§ EXCERPTED RECORDS
________________
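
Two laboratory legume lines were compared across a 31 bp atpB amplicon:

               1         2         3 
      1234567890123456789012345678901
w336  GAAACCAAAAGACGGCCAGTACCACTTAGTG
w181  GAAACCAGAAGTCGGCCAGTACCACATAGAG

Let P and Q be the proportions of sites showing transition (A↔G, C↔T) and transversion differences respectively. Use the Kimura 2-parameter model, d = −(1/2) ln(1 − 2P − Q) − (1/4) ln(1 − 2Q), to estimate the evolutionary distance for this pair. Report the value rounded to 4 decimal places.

The sequences differ at positions 8 (A/G, transition), 12 (A/T, transversion), 26 (T/A, transversion), 30 (T/A, transversion).
Of the 4 differences, 1 transition and 3 transversions over 31 sites: P = 1/31 = 0.032258, Q = 3/31 = 0.096774.
d = −0.5·ln(0.838710) − 0.25·ln(0.806452) = −0.5·(-0.175890) − 0.25·(-0.215111) = 0.1417.

0.1417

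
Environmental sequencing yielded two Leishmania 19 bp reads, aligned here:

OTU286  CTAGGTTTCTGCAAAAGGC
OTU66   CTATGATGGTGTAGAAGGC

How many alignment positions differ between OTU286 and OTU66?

Differing sites — 4:G/T; 6:T/A; 8:T/G; 9:C/G; 12:C/T; 14:A/G.
That gives 6 mismatches out of 19 aligned sites, so the Hamming distance is 6.

6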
________________
§ BRIEF
For this exercise, reproduce exactly each line from the one containing "1234567890123456789012345678901" through the last line of the data, and no others.

§ SOLUTION TO THIS TASK
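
      1234567890123456789012345678901
w336  GAAACCAAAAGACGGCCAGTACCACTTAGTG
w181  GAAACCAGAAGTCGGCCAGTACCACATAGAG

Let P and Q be the proportions of sites showing transition (A↔G, C↔T) and transversion differences respectively. Use the Kimura 2-parameter model, d = −(1/2) ln(1 − 2P − Q) − (1/4) ln(1 − 2Q), to estimate the evolutionary distance for this pair. Report the value rounded to 4 decimal places.

The sequences differ at positions 8 (A/G, transition), 12 (A/T, transversion), 26 (T/A, transversion), 30 (T/A, transversion).
Of the 4 differences, 1 transition and 3 transversions over 31 sites: P = 1/31 = 0.032258, Q = 3/31 = 0.096774.
d = −0.5·ln(0.838710) − 0.25·ln(0.806452) = −0.5·(-0.175890) − 0.25·(-0.215111) = 0.1417.

0.1417

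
Environmental sequencing yielded two Leishmania 19 bp reads, aligned here:

OTU286  CTAGGTTTCTGCAAAAGGC
OTU66   CTATGATGGTGTAGAAGGC

How many alignment positions differ between OTU286 and OTU66?

Differing sites — 4:G/T; 6:T/A; 8:T/G; 9:C/G; 12:C/T; 14:A/G.
That gives 6 mismatches out of 19 aligned sites, so the Hamming distance is 6.

6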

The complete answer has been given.